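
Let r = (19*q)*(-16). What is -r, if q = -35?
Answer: -10640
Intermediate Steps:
r = 10640 (r = (19*(-35))*(-16) = -665*(-16) = 10640)
-r = -1*10640 = -10640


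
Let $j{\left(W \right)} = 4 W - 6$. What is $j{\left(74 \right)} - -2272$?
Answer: $2562$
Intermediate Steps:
$j{\left(W \right)} = -6 + 4 W$
$j{\left(74 \right)} - -2272 = \left(-6 + 4 \cdot 74\right) - -2272 = \left(-6 + 296\right) + 2272 = 290 + 2272 = 2562$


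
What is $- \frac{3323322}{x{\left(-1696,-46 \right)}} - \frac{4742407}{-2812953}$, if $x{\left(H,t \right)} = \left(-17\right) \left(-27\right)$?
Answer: $- \frac{346154512039}{47820201} \approx -7238.7$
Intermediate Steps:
$x{\left(H,t \right)} = 459$
$- \frac{3323322}{x{\left(-1696,-46 \right)}} - \frac{4742407}{-2812953} = - \frac{3323322}{459} - \frac{4742407}{-2812953} = \left(-3323322\right) \frac{1}{459} - - \frac{4742407}{2812953} = - \frac{123086}{17} + \frac{4742407}{2812953} = - \frac{346154512039}{47820201}$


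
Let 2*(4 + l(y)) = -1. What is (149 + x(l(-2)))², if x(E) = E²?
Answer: 458329/16 ≈ 28646.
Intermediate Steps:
l(y) = -9/2 (l(y) = -4 + (½)*(-1) = -4 - ½ = -9/2)
(149 + x(l(-2)))² = (149 + (-9/2)²)² = (149 + 81/4)² = (677/4)² = 458329/16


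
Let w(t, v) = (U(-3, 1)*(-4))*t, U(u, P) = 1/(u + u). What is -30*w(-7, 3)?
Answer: 140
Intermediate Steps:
U(u, P) = 1/(2*u)
w(t, v) = 2*t/3 (w(t, v) = (((½)/(-3))*(-4))*t = (((½)*(-⅓))*(-4))*t = (-⅙*(-4))*t = 2*t/3)
-30*w(-7, 3) = -20*(-7) = -30*(-14/3) = 140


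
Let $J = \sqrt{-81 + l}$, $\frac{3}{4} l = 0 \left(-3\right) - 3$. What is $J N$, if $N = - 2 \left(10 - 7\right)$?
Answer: $- 6 i \sqrt{85} \approx - 55.317 i$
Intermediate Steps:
$l = -4$ ($l = \frac{4 \left(0 \left(-3\right) - 3\right)}{3} = \frac{4 \left(0 - 3\right)}{3} = \frac{4}{3} \left(-3\right) = -4$)
$N = -6$ ($N = \left(-2\right) 3 = -6$)
$J = i \sqrt{85}$ ($J = \sqrt{-81 - 4} = \sqrt{-85} = i \sqrt{85} \approx 9.2195 i$)
$J N = i \sqrt{85} \left(-6\right) = - 6 i \sqrt{85}$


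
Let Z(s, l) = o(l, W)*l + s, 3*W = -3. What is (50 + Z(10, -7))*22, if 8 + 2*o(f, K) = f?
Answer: 2475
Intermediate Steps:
W = -1 (W = (1/3)*(-3) = -1)
o(f, K) = -4 + f/2
Z(s, l) = s + l*(-4 + l/2) (Z(s, l) = (-4 + l/2)*l + s = l*(-4 + l/2) + s = s + l*(-4 + l/2))
(50 + Z(10, -7))*22 = (50 + (10 + (1/2)*(-7)*(-8 - 7)))*22 = (50 + (10 + (1/2)*(-7)*(-15)))*22 = (50 + (10 + 105/2))*22 = (50 + 125/2)*22 = (225/2)*22 = 2475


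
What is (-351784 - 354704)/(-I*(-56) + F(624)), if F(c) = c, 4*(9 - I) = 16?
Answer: -88311/113 ≈ -781.51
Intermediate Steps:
I = 5 (I = 9 - 1/4*16 = 9 - 4 = 5)
(-351784 - 354704)/(-I*(-56) + F(624)) = (-351784 - 354704)/(-1*5*(-56) + 624) = -706488/(-5*(-56) + 624) = -706488/(280 + 624) = -706488/904 = -706488*1/904 = -88311/113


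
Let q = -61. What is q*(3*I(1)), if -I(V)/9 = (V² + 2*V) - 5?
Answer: -3294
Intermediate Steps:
I(V) = 45 - 18*V - 9*V² (I(V) = -9*((V² + 2*V) - 5) = -9*(-5 + V² + 2*V) = 45 - 18*V - 9*V²)
q*(3*I(1)) = -183*(45 - 18*1 - 9*1²) = -183*(45 - 18 - 9*1) = -183*(45 - 18 - 9) = -183*18 = -61*54 = -3294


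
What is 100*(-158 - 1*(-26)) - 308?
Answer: -13508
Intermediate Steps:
100*(-158 - 1*(-26)) - 308 = 100*(-158 + 26) - 308 = 100*(-132) - 308 = -13200 - 308 = -13508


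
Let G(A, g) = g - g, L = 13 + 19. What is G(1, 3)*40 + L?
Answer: 32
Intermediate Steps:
L = 32
G(A, g) = 0
G(1, 3)*40 + L = 0*40 + 32 = 0 + 32 = 32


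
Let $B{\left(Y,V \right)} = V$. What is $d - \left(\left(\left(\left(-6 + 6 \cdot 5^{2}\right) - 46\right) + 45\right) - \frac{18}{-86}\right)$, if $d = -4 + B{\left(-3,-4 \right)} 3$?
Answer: $- \frac{6846}{43} \approx -159.21$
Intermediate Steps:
$d = -16$ ($d = -4 - 12 = -16$)
$d - \left(\left(\left(\left(-6 + 6 \cdot 5^{2}\right) - 46\right) + 45\right) - \frac{18}{-86}\right) = -16 - \left(\left(\left(\left(-6 + 6 \cdot 5^{2}\right) - 46\right) + 45\right) - \frac{18}{-86}\right) = -16 - \left(\left(\left(\left(-6 + 6 \cdot 25\right) - 46\right) + 45\right) - - \frac{9}{43}\right) = -16 - \left(\left(\left(\left(-6 + 150\right) - 46\right) + 45\right) + \frac{9}{43}\right) = -16 - \left(\left(\left(144 - 46\right) + 45\right) + \frac{9}{43}\right) = -16 - \left(\left(98 + 45\right) + \frac{9}{43}\right) = -16 - \left(143 + \frac{9}{43}\right) = -16 - \frac{6158}{43} = - \frac{6846}{43}$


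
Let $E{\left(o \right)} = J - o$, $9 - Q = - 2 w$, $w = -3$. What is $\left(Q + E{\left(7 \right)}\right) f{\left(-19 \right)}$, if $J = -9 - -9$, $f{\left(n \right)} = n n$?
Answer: $-1444$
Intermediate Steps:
$f{\left(n \right)} = n^{2}$
$Q = 3$ ($Q = 9 - \left(-2\right) \left(-3\right) = 9 - 6 = 3$)
$J = 0$ ($J = -9 + 9 = 0$)
$E{\left(o \right)} = - o$ ($E{\left(o \right)} = 0 - o = - o$)
$\left(Q + E{\left(7 \right)}\right) f{\left(-19 \right)} = \left(3 - 7\right) \left(-19\right)^{2} = \left(3 - 7\right) 361 = \left(-4\right) 361 = -1444$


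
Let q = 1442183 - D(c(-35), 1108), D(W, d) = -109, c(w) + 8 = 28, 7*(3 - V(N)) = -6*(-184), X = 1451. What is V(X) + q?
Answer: 10094961/7 ≈ 1.4421e+6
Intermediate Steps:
V(N) = -1083/7 (V(N) = 3 - (-6)*(-184)/7 = 3 - ⅐*1104 = 3 - 1104/7 = -1083/7)
c(w) = 20 (c(w) = -8 + 28 = 20)
q = 1442292 (q = 1442183 - 1*(-109) = 1442183 + 109 = 1442292)
V(X) + q = -1083/7 + 1442292 = 10094961/7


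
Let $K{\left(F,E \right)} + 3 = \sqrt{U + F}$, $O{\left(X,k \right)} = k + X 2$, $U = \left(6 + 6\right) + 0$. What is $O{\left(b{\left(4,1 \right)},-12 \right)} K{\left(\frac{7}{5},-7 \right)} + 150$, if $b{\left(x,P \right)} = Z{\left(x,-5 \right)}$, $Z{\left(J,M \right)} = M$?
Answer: $216 - \frac{22 \sqrt{335}}{5} \approx 135.47$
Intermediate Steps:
$U = 12$ ($U = 12 + 0 = 12$)
$b{\left(x,P \right)} = -5$
$O{\left(X,k \right)} = k + 2 X$
$K{\left(F,E \right)} = -3 + \sqrt{12 + F}$
$O{\left(b{\left(4,1 \right)},-12 \right)} K{\left(\frac{7}{5},-7 \right)} + 150 = \left(-12 + 2 \left(-5\right)\right) \left(-3 + \sqrt{12 + \frac{7}{5}}\right) + 150 = \left(-12 - 10\right) \left(-3 + \sqrt{12 + 7 \cdot \frac{1}{5}}\right) + 150 = - 22 \left(-3 + \sqrt{12 + \frac{7}{5}}\right) + 150 = - 22 \left(-3 + \sqrt{\frac{67}{5}}\right) + 150 = - 22 \left(-3 + \frac{\sqrt{335}}{5}\right) + 150 = \left(66 - \frac{22 \sqrt{335}}{5}\right) + 150 = 216 - \frac{22 \sqrt{335}}{5}$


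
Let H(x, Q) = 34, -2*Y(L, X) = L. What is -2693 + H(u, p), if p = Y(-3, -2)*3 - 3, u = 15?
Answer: -2659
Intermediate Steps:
Y(L, X) = -L/2
p = 3/2 (p = -½*(-3)*3 - 3 = (3/2)*3 - 3 = 9/2 - 3 = 3/2 ≈ 1.5000)
-2693 + H(u, p) = -2693 + 34 = -2659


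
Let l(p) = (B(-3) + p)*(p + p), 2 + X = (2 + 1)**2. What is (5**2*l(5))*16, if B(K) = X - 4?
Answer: 32000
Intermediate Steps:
X = 7 (X = -2 + (2 + 1)**2 = -2 + 3**2 = -2 + 9 = 7)
B(K) = 3 (B(K) = 7 - 4 = 3)
l(p) = 2*p*(3 + p) (l(p) = (3 + p)*(p + p) = (3 + p)*(2*p) = 2*p*(3 + p))
(5**2*l(5))*16 = (5**2*(2*5*(3 + 5)))*16 = (25*(2*5*8))*16 = (25*80)*16 = 2000*16 = 32000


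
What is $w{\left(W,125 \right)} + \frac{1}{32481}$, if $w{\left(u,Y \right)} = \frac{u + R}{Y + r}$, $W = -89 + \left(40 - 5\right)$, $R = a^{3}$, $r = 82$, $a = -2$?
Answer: $- \frac{223735}{747063} \approx -0.29949$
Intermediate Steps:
$R = -8$ ($R = \left(-2\right)^{3} = -8$)
$W = -54$ ($W = -89 + 35 = -54$)
$w{\left(u,Y \right)} = \frac{-8 + u}{82 + Y}$ ($w{\left(u,Y \right)} = \frac{u - 8}{Y + 82} = \frac{-8 + u}{82 + Y}$)
$w{\left(W,125 \right)} + \frac{1}{32481} = \frac{-8 - 54}{82 + 125} + \frac{1}{32481} = \frac{1}{207} \left(-62\right) + \frac{1}{32481} = - \frac{62}{207} + \frac{1}{32481} = - \frac{223735}{747063}$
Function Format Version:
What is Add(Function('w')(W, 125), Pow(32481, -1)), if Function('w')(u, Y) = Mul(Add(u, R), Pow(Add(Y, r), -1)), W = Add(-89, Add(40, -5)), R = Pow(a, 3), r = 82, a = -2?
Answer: Rational(-223735, 747063) ≈ -0.29949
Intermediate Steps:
R = -8 (R = Pow(-2, 3) = -8)
W = -54 (W = Add(-89, 35) = -54)
Function('w')(u, Y) = Mul(Pow(Add(82, Y), -1), Add(-8, u)) (Function('w')(u, Y) = Mul(Add(u, -8), Pow(Add(Y, 82), -1)) = Mul(Add(-8, u), Pow(Add(82, Y), -1)) = Mul(Pow(Add(82, Y), -1), Add(-8, u)))
Add(Function('w')(W, 125), Pow(32481, -1)) = Add(Mul(Pow(Add(82, 125), -1), Add(-8, -54)), Pow(32481, -1)) = Add(Mul(Pow(207, -1), -62), Rational(1, 32481)) = Add(Mul(Rational(1, 207), -62), Rational(1, 32481)) = Add(Rational(-62, 207), Rational(1, 32481)) = Rational(-223735, 747063)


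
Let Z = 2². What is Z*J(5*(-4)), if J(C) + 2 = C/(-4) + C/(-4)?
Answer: 32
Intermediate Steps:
Z = 4
J(C) = -2 - C/2 (J(C) = -2 + (C/(-4) + C/(-4)) = -2 + (C*(-¼) + C*(-¼)) = -2 + (-C/4 - C/4) = -2 - C/2)
Z*J(5*(-4)) = 4*(-2 - 5*(-4)/2) = 4*(-2 - ½*(-20)) = 4*(-2 + 10) = 4*8 = 32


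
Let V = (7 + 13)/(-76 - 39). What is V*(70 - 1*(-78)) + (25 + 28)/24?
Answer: -12989/552 ≈ -23.531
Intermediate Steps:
V = -4/23 (V = 20/(-115) = 20*(-1/115) = -4/23 ≈ -0.17391)
V*(70 - 1*(-78)) + (25 + 28)/24 = -4*(70 - 1*(-78))/23 + (25 + 28)/24 = -4*(70 + 78)/23 + 53*(1/24) = -4/23*148 + 53/24 = -592/23 + 53/24 = -12989/552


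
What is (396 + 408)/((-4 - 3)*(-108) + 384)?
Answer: 67/95 ≈ 0.70526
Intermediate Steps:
(396 + 408)/((-4 - 3)*(-108) + 384) = 804/(-7*(-108) + 384) = 804/(756 + 384) = 804/1140 = (1/1140)*804 = 67/95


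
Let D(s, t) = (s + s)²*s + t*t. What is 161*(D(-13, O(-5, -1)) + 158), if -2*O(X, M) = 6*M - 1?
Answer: -5549831/4 ≈ -1.3875e+6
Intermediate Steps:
O(X, M) = ½ - 3*M (O(X, M) = -(6*M - 1)/2 = -(-1 + 6*M)/2 = ½ - 3*M)
D(s, t) = t² + 4*s³ (D(s, t) = (2*s)²*s + t² = (4*s²)*s + t² = 4*s³ + t² = t² + 4*s³)
161*(D(-13, O(-5, -1)) + 158) = 161*(((½ - 3*(-1))² + 4*(-13)³) + 158) = 161*(((½ + 3)² + 4*(-2197)) + 158) = 161*(((7/2)² - 8788) + 158) = 161*((49/4 - 8788) + 158) = 161*(-35103/4 + 158) = 161*(-34471/4) = -5549831/4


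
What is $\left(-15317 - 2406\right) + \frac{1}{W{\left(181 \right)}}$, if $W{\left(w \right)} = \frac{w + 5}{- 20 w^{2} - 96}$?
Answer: $- \frac{1975897}{93} \approx -21246.0$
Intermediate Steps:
$W{\left(w \right)} = \frac{5 + w}{-96 - 20 w^{2}}$
$\left(-15317 - 2406\right) + \frac{1}{W{\left(181 \right)}} = \left(-15317 - 2406\right) + \frac{1}{\frac{1}{4} \frac{1}{24 + 5 \cdot 181^{2}} \left(-5 - 181\right)} = \left(-15317 - 2406\right) + \frac{1}{\frac{1}{4} \frac{1}{24 + 5 \cdot 32761} \left(-5 - 181\right)} = -17723 + \frac{1}{\frac{1}{4} \frac{1}{24 + 163805} \left(-186\right)} = -17723 + \frac{1}{\frac{1}{4} \cdot \frac{1}{163829} \left(-186\right)} = -17723 + \frac{1}{- \frac{93}{327658}} = -17723 - \frac{327658}{93} = - \frac{1975897}{93}$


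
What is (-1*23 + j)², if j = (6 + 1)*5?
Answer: 144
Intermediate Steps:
j = 35 (j = 7*5 = 35)
(-1*23 + j)² = (-1*23 + 35)² = (-23 + 35)² = 12² = 144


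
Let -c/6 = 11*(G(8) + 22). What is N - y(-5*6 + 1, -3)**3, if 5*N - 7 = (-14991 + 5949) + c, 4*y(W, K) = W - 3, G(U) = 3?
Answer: -1625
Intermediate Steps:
c = -1650 (c = -66*(3 + 22) = -66*25 = -6*275 = -1650)
y(W, K) = -3/4 + W/4 (y(W, K) = (W - 3)/4 = (-3 + W)/4 = -3/4 + W/4)
N = -2137 (N = 7/5 + ((-14991 + 5949) - 1650)/5 = 7/5 + (-9042 - 1650)/5 = 7/5 + (1/5)*(-10692) = 7/5 - 10692/5 = -2137)
N - y(-5*6 + 1, -3)**3 = -2137 - (-3/4 + (-5*6 + 1)/4)**3 = -2137 - (-3/4 + (-30 + 1)/4)**3 = -2137 - (-3/4 + (1/4)*(-29))**3 = -2137 - (-3/4 - 29/4)**3 = -2137 - 1*(-8)**3 = -2137 - 1*(-512) = -2137 + 512 = -1625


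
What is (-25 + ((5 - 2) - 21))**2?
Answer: 1849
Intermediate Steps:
(-25 + ((5 - 2) - 21))**2 = (-25 + (3 - 21))**2 = (-25 - 18)**2 = (-43)**2 = 1849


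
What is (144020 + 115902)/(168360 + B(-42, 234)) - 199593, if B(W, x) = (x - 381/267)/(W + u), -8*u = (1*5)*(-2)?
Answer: -243732675805939/1221157862 ≈ -1.9959e+5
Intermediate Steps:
u = 5/4 (u = -1*5*(-2)/8 = -5*(-2)/8 = -⅛*(-10) = 5/4 ≈ 1.2500)
B(W, x) = (-127/89 + x)/(5/4 + W) (B(W, x) = (x - 381/267)/(W + 5/4) = (x - 381*1/267)/(5/4 + W) = (x - 127/89)/(5/4 + W) = (-127/89 + x)/(5/4 + W))
(144020 + 115902)/(168360 + B(-42, 234)) - 199593 = (144020 + 115902)/(168360 + 4*(-127 + 89*234)/(89*(5 + 4*(-42)))) - 199593 = 259922/(168360 + 4*(-127 + 20826)/(89*(5 - 168))) - 199593 = 259922/(168360 + (4/89)*20699/(-163)) - 199593 = 259922/(168360 + (4/89)*(-1/163)*20699) - 199593 = 259922/(168360 - 82796/14507) - 199593 = 259922/(2442315724/14507) - 199593 = 259922*(14507/2442315724) - 199593 = 1885344227/1221157862 - 199593 = -243732675805939/1221157862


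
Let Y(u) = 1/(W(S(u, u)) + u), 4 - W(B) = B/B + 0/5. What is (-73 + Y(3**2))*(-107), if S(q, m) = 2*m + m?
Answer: 93625/12 ≈ 7802.1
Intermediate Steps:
S(q, m) = 3*m
W(B) = 3 (W(B) = 4 - (B/B + 0/5) = 4 - (1 + 0*(1/5)) = 4 - (1 + 0) = 4 - 1*1 = 4 - 1 = 3)
Y(u) = 1/(3 + u)
(-73 + Y(3**2))*(-107) = (-73 + 1/(3 + 3**2))*(-107) = (-73 + 1/(3 + 9))*(-107) = (-73 + 1/12)*(-107) = -875/12*(-107) = 93625/12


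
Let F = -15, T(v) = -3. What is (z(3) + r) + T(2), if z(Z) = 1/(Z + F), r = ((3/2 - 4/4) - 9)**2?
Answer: 415/6 ≈ 69.167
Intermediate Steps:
r = 289/4 (r = ((3*(1/2) - 4*1/4) - 9)**2 = ((3/2 - 1) - 9)**2 = (1/2 - 9)**2 = (-17/2)**2 = 289/4 ≈ 72.250)
z(Z) = 1/(-15 + Z) (z(Z) = 1/(Z - 15) = 1/(-15 + Z))
(z(3) + r) + T(2) = (1/(-15 + 3) + 289/4) - 3 = (1/(-12) + 289/4) - 3 = (-1/12 + 289/4) - 3 = 433/6 - 3 = 415/6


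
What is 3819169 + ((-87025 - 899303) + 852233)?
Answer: 3685074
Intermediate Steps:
3819169 + ((-87025 - 899303) + 852233) = 3819169 + (-986328 + 852233) = 3819169 - 134095 = 3685074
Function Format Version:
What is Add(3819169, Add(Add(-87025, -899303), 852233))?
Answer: 3685074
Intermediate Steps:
Add(3819169, Add(Add(-87025, -899303), 852233)) = Add(3819169, Add(-986328, 852233)) = Add(3819169, -134095) = 3685074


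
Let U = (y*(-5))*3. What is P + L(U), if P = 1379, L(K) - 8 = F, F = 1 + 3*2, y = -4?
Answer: 1394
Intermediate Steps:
U = 60 (U = -4*(-5)*3 = 20*3 = 60)
F = 7 (F = 1 + 6 = 7)
L(K) = 15 (L(K) = 8 + 7 = 15)
P + L(U) = 1379 + 15 = 1394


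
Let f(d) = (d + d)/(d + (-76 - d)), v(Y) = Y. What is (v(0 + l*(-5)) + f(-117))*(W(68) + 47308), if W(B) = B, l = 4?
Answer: -15231384/19 ≈ -8.0165e+5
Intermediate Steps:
f(d) = -d/38 (f(d) = (2*d)/(-76) = (2*d)*(-1/76) = -d/38)
(v(0 + l*(-5)) + f(-117))*(W(68) + 47308) = ((0 + 4*(-5)) - 1/38*(-117))*(68 + 47308) = ((0 - 20) + 117/38)*47376 = (-20 + 117/38)*47376 = -643/38*47376 = -15231384/19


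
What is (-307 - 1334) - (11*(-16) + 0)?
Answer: -1465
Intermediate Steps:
(-307 - 1334) - (11*(-16) + 0) = -1641 - (-176 + 0) = -1641 - 1*(-176) = -1641 + 176 = -1465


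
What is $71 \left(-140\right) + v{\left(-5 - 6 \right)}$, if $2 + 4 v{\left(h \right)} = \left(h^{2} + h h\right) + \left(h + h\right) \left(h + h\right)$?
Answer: $-9759$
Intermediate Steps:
$v{\left(h \right)} = - \frac{1}{2} + \frac{3 h^{2}}{2}$ ($v{\left(h \right)} = - \frac{1}{2} + \frac{\left(h^{2} + h h\right) + \left(h + h\right) \left(h + h\right)}{4} = - \frac{1}{2} + \frac{\left(h^{2} + h^{2}\right) + 2 h 2 h}{4} = - \frac{1}{2} + \frac{2 h^{2} + 4 h^{2}}{4} = - \frac{1}{2} + \frac{6 h^{2}}{4} = - \frac{1}{2} + \frac{3 h^{2}}{2}$)
$71 \left(-140\right) + v{\left(-5 - 6 \right)} = 71 \left(-140\right) - \left(\frac{1}{2} - \frac{3 \left(-5 - 6\right)^{2}}{2}\right) = -9940 - \left(\frac{1}{2} - \frac{3 \left(-5 - 6\right)^{2}}{2}\right) = -9940 - \left(\frac{1}{2} - \frac{3 \left(-11\right)^{2}}{2}\right) = -9940 + \left(- \frac{1}{2} + \frac{3}{2} \cdot 121\right) = -9940 + \left(- \frac{1}{2} + \frac{363}{2}\right) = -9940 + 181 = -9759$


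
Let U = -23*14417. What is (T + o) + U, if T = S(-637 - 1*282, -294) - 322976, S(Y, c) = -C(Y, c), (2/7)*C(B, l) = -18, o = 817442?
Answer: 162938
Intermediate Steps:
C(B, l) = -63 (C(B, l) = (7/2)*(-18) = -63)
U = -331591
S(Y, c) = 63 (S(Y, c) = -1*(-63) = 63)
T = -322913 (T = 63 - 322976 = -322913)
(T + o) + U = (-322913 + 817442) - 331591 = 494529 - 331591 = 162938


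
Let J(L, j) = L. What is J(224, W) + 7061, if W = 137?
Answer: 7285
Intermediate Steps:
J(224, W) + 7061 = 224 + 7061 = 7285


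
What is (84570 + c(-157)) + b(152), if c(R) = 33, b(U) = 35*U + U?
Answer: 90075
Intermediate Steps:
b(U) = 36*U
(84570 + c(-157)) + b(152) = (84570 + 33) + 36*152 = 84603 + 5472 = 90075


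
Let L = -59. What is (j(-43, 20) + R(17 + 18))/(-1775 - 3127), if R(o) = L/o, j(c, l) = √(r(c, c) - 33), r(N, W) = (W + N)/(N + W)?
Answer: 59/171570 - 2*I*√2/2451 ≈ 0.00034388 - 0.001154*I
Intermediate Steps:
r(N, W) = 1 (r(N, W) = (N + W)/(N + W) = 1)
j(c, l) = 4*I*√2 (j(c, l) = √(1 - 33) = √(-32) = 4*I*√2)
R(o) = -59/o
(j(-43, 20) + R(17 + 18))/(-1775 - 3127) = (4*I*√2 - 59/(17 + 18))/(-1775 - 3127) = (4*I*√2 - 59/35)/(-4902) = (4*I*√2 - 59*1/35)*(-1/4902) = (4*I*√2 - 59/35)*(-1/4902) = (-59/35 + 4*I*√2)*(-1/4902) = 59/171570 - 2*I*√2/2451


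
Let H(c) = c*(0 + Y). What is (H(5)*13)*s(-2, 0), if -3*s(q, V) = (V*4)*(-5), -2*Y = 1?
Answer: 0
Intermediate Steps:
Y = -½ (Y = -½*1 = -½ ≈ -0.50000)
H(c) = -c/2 (H(c) = c*(0 - ½) = c*(-½) = -c/2)
s(q, V) = 20*V/3 (s(q, V) = -V*4*(-5)/3 = -4*V*(-5)/3 = -(-20)*V/3 = 20*V/3)
(H(5)*13)*s(-2, 0) = (-½*5*13)*((20/3)*0) = -5/2*13*0 = -65/2*0 = 0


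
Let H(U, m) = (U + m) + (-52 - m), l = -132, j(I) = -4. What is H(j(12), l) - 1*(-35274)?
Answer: 35218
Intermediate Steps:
H(U, m) = -52 + U
H(j(12), l) - 1*(-35274) = (-52 - 4) - 1*(-35274) = -56 + 35274 = 35218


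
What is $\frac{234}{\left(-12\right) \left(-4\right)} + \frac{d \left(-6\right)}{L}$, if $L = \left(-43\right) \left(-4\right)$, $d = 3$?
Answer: $\frac{1641}{344} \approx 4.7703$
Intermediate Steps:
$L = 172$
$\frac{234}{\left(-12\right) \left(-4\right)} + \frac{d \left(-6\right)}{L} = \frac{234}{\left(-12\right) \left(-4\right)} + \frac{3 \left(-6\right)}{172} = \frac{234}{48} - \frac{9}{86} = 234 \cdot \frac{1}{48} - \frac{9}{86} = \frac{39}{8} - \frac{9}{86} = \frac{1641}{344}$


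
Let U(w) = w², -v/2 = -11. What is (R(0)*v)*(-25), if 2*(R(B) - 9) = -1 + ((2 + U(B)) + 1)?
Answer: -5500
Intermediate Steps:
v = 22 (v = -2*(-11) = 22)
R(B) = 10 + B²/2 (R(B) = 9 + (-1 + ((2 + B²) + 1))/2 = 9 + (-1 + (3 + B²))/2 = 9 + (2 + B²)/2 = 9 + (1 + B²/2) = 10 + B²/2)
(R(0)*v)*(-25) = ((10 + (½)*0²)*22)*(-25) = ((10 + (½)*0)*22)*(-25) = ((10 + 0)*22)*(-25) = (10*22)*(-25) = 220*(-25) = -5500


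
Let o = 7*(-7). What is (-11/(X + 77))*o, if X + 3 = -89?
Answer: -539/15 ≈ -35.933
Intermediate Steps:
X = -92 (X = -3 - 89 = -92)
o = -49
(-11/(X + 77))*o = (-11/(-92 + 77))*(-49) = (-11/(-15))*(-49) = -1/15*(-11)*(-49) = (11/15)*(-49) = -539/15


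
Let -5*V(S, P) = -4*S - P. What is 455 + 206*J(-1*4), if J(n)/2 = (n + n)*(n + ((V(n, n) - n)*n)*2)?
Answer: 13639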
◆ ◆ ◆
EXERCISE AIM. Restate, please, word for word the span of records running from the first line to the line bearing "Answer: $- 6", both included, and nothing outside it.

RESULT OF THIS TASK.
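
Let r = (19*q)*(-16). What is -r, if q = -35?
Answer: -10640
Intermediate Steps:
r = 10640 (r = (19*(-35))*(-16) = -665*(-16) = 10640)
-r = -1*10640 = -10640


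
Let $j{\left(W \right)} = 4 W - 6$. What is $j{\left(74 \right)} - -2272$?
Answer: $2562$
Intermediate Steps:
$j{\left(W \right)} = -6 + 4 W$
$j{\left(74 \right)} - -2272 = \left(-6 + 4 \cdot 74\right) - -2272 = \left(-6 + 296\right) + 2272 = 290 + 2272 = 2562$


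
What is $- \frac{3323322}{x{\left(-1696,-46 \right)}} - \frac{4742407}{-2812953}$, if $x{\left(H,t \right)} = \left(-17\right) \left(-27\right)$?
Answer: $- \frac{346154512039}{47820201} \approx -7238.7$
Intermediate Steps:
$x{\left(H,t \right)} = 459$
$- \frac{3323322}{x{\left(-1696,-46 \right)}} - \frac{4742407}{-2812953} = - \frac{3323322}{459} - \frac{4742407}{-2812953} = \left(-3323322\right) \frac{1}{459} - - \frac{4742407}{2812953} = - \frac{123086}{17} + \frac{4742407}{2812953} = - \frac{346154512039}{47820201}$


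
Let 2*(4 + l(y)) = -1. What is (149 + x(l(-2)))², if x(E) = E²?
Answer: 458329/16 ≈ 28646.
Intermediate Steps:
l(y) = -9/2 (l(y) = -4 + (½)*(-1) = -4 - ½ = -9/2)
(149 + x(l(-2)))² = (149 + (-9/2)²)² = (149 + 81/4)² = (677/4)² = 458329/16


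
Let w(t, v) = (U(-3, 1)*(-4))*t, U(u, P) = 1/(u + u). What is -30*w(-7, 3)?
Answer: 140
Intermediate Steps:
U(u, P) = 1/(2*u)
w(t, v) = 2*t/3 (w(t, v) = (((½)/(-3))*(-4))*t = (((½)*(-⅓))*(-4))*t = (-⅙*(-4))*t = 2*t/3)
-30*w(-7, 3) = -20*(-7) = -30*(-14/3) = 140


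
Let $J = \sqrt{-81 + l}$, $\frac{3}{4} l = 0 \left(-3\right) - 3$. What is $J N$, if $N = - 2 \left(10 - 7\right)$?
Answer: $- 6 i \sqrt{85} \approx - 55.317 i$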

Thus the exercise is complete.